■ **Required action**: Reproduce the following records exactly from the line containing "For a back-of-the-envelope estimate, what mass" onward, ending with the last line and including it.

[Stored data entries]
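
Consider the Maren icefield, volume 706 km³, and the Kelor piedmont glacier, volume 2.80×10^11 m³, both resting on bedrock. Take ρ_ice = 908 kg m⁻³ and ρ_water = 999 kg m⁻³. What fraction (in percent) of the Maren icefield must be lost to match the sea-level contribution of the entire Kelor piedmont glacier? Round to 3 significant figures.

≈ 39.7 %

Equal sea-level rise means equal mass of meltwater, i.e. equal mass of ice lost.
Ice mass of Kelor: 2.542×10^14 kg; ice mass of Maren: 6.410×10^14 kg.
Fraction required = 2.542×10^14 / 6.410×10^14 = 0.397 → 39.7 %.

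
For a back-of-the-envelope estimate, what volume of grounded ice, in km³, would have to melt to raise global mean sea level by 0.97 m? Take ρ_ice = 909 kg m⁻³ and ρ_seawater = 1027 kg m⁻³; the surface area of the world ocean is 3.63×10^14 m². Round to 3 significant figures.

Required water volume = Δh × A = 0.97 m × 3.63×10^14 m² = 3.521×10^14 m³ = 3.521×10^5 km³.
Ice volume = water volume × ρ_w/ρ_ice = 3.521×10^5 × 1027/909 = 3.98×10^5 km³.

≈ 3.98×10^5 km³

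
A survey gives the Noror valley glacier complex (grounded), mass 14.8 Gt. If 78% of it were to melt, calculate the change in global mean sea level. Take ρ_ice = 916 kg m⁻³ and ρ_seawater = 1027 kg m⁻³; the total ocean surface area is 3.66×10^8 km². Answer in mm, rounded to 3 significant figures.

Noror: 0.78 × 14.8 Gt = 1.154×10^13 kg; dividing by ρ_w = 1027 kg m⁻³ gives 1.124×10^10 m³ of water.
Spread over 3.66×10^14 m² of ocean, Δh = 1.124×10^10 / 3.66×10^14 = 3.07×10^-5 m = 0.0307 mm.

≈ 0.0307 mm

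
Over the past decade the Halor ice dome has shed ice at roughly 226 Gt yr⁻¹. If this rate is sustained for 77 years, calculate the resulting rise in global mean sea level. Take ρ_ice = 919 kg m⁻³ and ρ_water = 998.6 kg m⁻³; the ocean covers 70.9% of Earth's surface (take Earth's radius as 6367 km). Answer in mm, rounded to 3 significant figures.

≈ 48.2 mm

Total mass lost = 226 Gt/yr × 77 yr = 1.740×10^4 Gt = 1.740×10^16 kg.
ρ_w = 998.6 kg m⁻³, so water volume = 1.740×10^16 / 998.6 = 1.743×10^13 m³.
Δh = 1.743×10^13 / 3.61×10^14 = 0.0482 m = 48.2 mm.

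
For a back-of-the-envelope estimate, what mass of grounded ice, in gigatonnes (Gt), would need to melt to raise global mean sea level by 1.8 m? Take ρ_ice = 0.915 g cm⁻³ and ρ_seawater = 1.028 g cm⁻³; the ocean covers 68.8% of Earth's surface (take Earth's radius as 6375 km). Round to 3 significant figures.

≈ 6.50×10^5 Gt

Required water volume = Δh × A = 1.8 m × 3.51×10^14 m² = 6.325×10^14 m³.
ρ_w = 1.028 g cm⁻³ = 1028 kg m⁻³, so the mass of water = 6.325×10^14 m³ × 1028 kg m⁻³ = 6.502×10^17 kg = 6.50×10^5 Gt (and the same mass of ice, by conservation).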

■ **Answer space**:
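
For a back-of-the-envelope estimate, what mass of grounded ice, in gigatonnes (Gt), would need to melt to raise global mean sea level by 1.8 m? Take ρ_ice = 0.915 g cm⁻³ and ρ_seawater = 1.028 g cm⁻³; the ocean covers 68.8% of Earth's surface (take Earth's radius as 6375 km). Round to 3 significant figures.

≈ 6.50×10^5 Gt

Required water volume = Δh × A = 1.8 m × 3.51×10^14 m² = 6.325×10^14 m³.
ρ_w = 1.028 g cm⁻³ = 1028 kg m⁻³, so the mass of water = 6.325×10^14 m³ × 1028 kg m⁻³ = 6.502×10^17 kg = 6.50×10^5 Gt (and the same mass of ice, by conservation).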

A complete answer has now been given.